***** Data *****
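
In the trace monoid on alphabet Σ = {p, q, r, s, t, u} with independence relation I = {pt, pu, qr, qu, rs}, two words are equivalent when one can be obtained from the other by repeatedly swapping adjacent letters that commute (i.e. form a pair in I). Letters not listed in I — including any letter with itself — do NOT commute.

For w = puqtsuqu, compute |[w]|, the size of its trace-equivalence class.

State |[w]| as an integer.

drop 0:p onto floor
drop 1:u onto floor
drop 2:q onto {0:p}
drop 3:t onto {1:u, 2:q}
drop 4:s onto {3:t}
drop 5:u onto {4:s}
drop 6:q onto {4:s}
drop 7:u onto {5:u}
ground layer = {0:p, 1:u}
drop-orders for the pieces not yet dropped (sum over which currently-grounded one goes next):
  1 to go: {6} 1  {7} 1
  2 to go: {5,7} 1  {6,7} 2
  3 to go: {5,6,7} 3
  4 to go: {4,5,6,7} 3
  5 to go: {3,4,5,6,7} 3
  6 to go: {1,3,4,5,6,7} 3  {2,3,4,5,6,7} 3
  if 0:p drops first: 6 orders
  if 1:u drops first: 3 orders
heap linearizations: 9

9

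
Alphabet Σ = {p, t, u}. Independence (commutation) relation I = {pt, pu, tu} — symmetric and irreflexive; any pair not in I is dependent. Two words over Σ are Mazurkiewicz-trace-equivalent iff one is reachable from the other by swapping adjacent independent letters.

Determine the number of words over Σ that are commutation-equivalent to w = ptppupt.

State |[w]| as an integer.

0(p) covers ∅
1(t) covers ∅
2(p) covers 0:p
3(p) covers 2:p
4(u) covers ∅
5(p) covers 3:p
6(t) covers 1:t
floor of heap: 0:p, 1:t, 4:u
completions by unplaced set U, small U first (add the entries for U minus each lowest piece of U):
  |U|=1: {4}:1  {5}:1  {6}:1
  |U|=2: {1,6}:1  {3,5}:1  {4,5}:2  {4,6}:2  {5,6}:2
  |U|=3: {1,4,6}:3  {1,5,6}:3  {2,3,5}:1  {3,4,5}:3  {3,5,6}:3  {4,5,6}:6
  |U|=4: {0,2,3,5}:1  {1,3,5,6}:6  {1,4,5,6}:12  {2,3,4,5}:4  {2,3,5,6}:4  {3,4,5,6}:12
  |U|=5: {0,2,3,4,5}:5  {0,2,3,5,6}:5  {1,2,3,5,6}:10  {1,3,4,5,6}:30  {2,3,4,5,6}:20
  start at 0(p): 60
  start at 1(t): 30
  start at 4(u): 15
sum over floor = 105

105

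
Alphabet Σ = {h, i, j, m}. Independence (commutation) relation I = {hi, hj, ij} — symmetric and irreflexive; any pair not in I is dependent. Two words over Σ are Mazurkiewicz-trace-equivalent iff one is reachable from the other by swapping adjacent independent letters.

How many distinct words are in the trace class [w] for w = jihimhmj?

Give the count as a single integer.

piece 0:j — minimal
piece 1:i — minimal
piece 2:h — minimal
piece 3:i rests on {1:i}
piece 4:m rests on {0:j, 2:h, 3:i}
piece 5:h rests on {4:m}
piece 6:m rests on {5:h}
piece 7:j rests on {6:m}
minimal pieces: {0:j, 1:i, 2:h}
ways to finish when only these pieces remain (= sum over removing one remaining piece with nothing left below it):
  1 left: {7}→1
  2 left: {6,7}→1
  3 left: {5,6,7}→1
  4 left: {4,5,6,7}→1
  5 left: {0,4,5,6,7}→1  {2,4,5,6,7}→1  {3,4,5,6,7}→1
  6 left: {0,2,4,5,6,7}→2  {0,3,4,5,6,7}→2  {1,3,4,5,6,7}→1  {2,3,4,5,6,7}→2
  placing 0:j first → 3 extensions
  placing 1:i first → 6 extensions
  placing 2:h first → 3 extensions
total linear extensions = 12

12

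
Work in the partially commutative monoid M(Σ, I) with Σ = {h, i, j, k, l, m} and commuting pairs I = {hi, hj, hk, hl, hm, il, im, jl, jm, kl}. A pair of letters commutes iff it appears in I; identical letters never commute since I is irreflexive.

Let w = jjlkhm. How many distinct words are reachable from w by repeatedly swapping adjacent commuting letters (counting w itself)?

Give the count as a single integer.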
*****
**Exercise instructions**: Make an exact copy of every line in the data.

**Answer to this problem**:
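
In the trace monoid on alphabet Σ = {p, q, r, s, t, u} with independence relation I = {pt, pu, qr, qu, rs}, two words are equivalent when one can be obtained from the other by repeatedly swapping adjacent letters that commute (i.e. form a pair in I). Letters not listed in I — including any letter with itself — do NOT commute.

For w = puqtsuqu, compute |[w]|, the size of its trace-equivalence class.

State |[w]| as an integer.

drop 0:p onto floor
drop 1:u onto floor
drop 2:q onto {0:p}
drop 3:t onto {1:u, 2:q}
drop 4:s onto {3:t}
drop 5:u onto {4:s}
drop 6:q onto {4:s}
drop 7:u onto {5:u}
ground layer = {0:p, 1:u}
drop-orders for the pieces not yet dropped (sum over which currently-grounded one goes next):
  1 to go: {6} 1  {7} 1
  2 to go: {5,7} 1  {6,7} 2
  3 to go: {5,6,7} 3
  4 to go: {4,5,6,7} 3
  5 to go: {3,4,5,6,7} 3
  6 to go: {1,3,4,5,6,7} 3  {2,3,4,5,6,7} 3
  if 0:p drops first: 6 orders
  if 1:u drops first: 3 orders
heap linearizations: 9

9

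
Alphabet Σ = {p, t, u}. Independence (commutation) relation I = {pt, pu, tu} — symmetric and irreflexive; any pair not in I is dependent. Two words over Σ are Mazurkiewicz-trace-equivalent iff one is reachable from the other by swapping adjacent independent letters.

Determine the number of words over Σ that are commutation-equivalent to w = ptppupt.

State |[w]| as an integer.

0(p) covers ∅
1(t) covers ∅
2(p) covers 0:p
3(p) covers 2:p
4(u) covers ∅
5(p) covers 3:p
6(t) covers 1:t
floor of heap: 0:p, 1:t, 4:u
completions by unplaced set U, small U first (add the entries for U minus each lowest piece of U):
  |U|=1: {4}:1  {5}:1  {6}:1
  |U|=2: {1,6}:1  {3,5}:1  {4,5}:2  {4,6}:2  {5,6}:2
  |U|=3: {1,4,6}:3  {1,5,6}:3  {2,3,5}:1  {3,4,5}:3  {3,5,6}:3  {4,5,6}:6
  |U|=4: {0,2,3,5}:1  {1,3,5,6}:6  {1,4,5,6}:12  {2,3,4,5}:4  {2,3,5,6}:4  {3,4,5,6}:12
  |U|=5: {0,2,3,4,5}:5  {0,2,3,5,6}:5  {1,2,3,5,6}:10  {1,3,4,5,6}:30  {2,3,4,5,6}:20
  start at 0(p): 60
  start at 1(t): 30
  start at 4(u): 15
sum over floor = 105

105

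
Alphabet Σ = {h, i, j, m}. Independence (commutation) relation I = {hi, hj, ij} — symmetric and irreflexive; any pair not in I is dependent. Two words over Σ are Mazurkiewicz-trace-equivalent iff one is reachable from the other by swapping adjacent independent letters.

How many distinct words are in the trace class [w] for w = jihimhmj?

Give the count as a single integer.

piece 0:j — minimal
piece 1:i — minimal
piece 2:h — minimal
piece 3:i rests on {1:i}
piece 4:m rests on {0:j, 2:h, 3:i}
piece 5:h rests on {4:m}
piece 6:m rests on {5:h}
piece 7:j rests on {6:m}
minimal pieces: {0:j, 1:i, 2:h}
ways to finish when only these pieces remain (= sum over removing one remaining piece with nothing left below it):
  1 left: {7}→1
  2 left: {6,7}→1
  3 left: {5,6,7}→1
  4 left: {4,5,6,7}→1
  5 left: {0,4,5,6,7}→1  {2,4,5,6,7}→1  {3,4,5,6,7}→1
  6 left: {0,2,4,5,6,7}→2  {0,3,4,5,6,7}→2  {1,3,4,5,6,7}→1  {2,3,4,5,6,7}→2
  placing 0:j first → 3 extensions
  placing 1:i first → 6 extensions
  placing 2:h first → 3 extensions
total linear extensions = 12

12

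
Work in the partially commutative monoid M(Σ, I) with Σ = {h, i, j, k, l, m} and commuting pairs I = {hi, hj, hk, hl, hm, il, im, jl, jm, kl}. A pair of letters commutes iff it appears in I; identical letters never commute since I is irreflexive.

Let w = jjlkhm. How many distinct words are reachable from w by repeatedly swapping adjacent commuting letters (counting w itself)?

Give the count as a single integer.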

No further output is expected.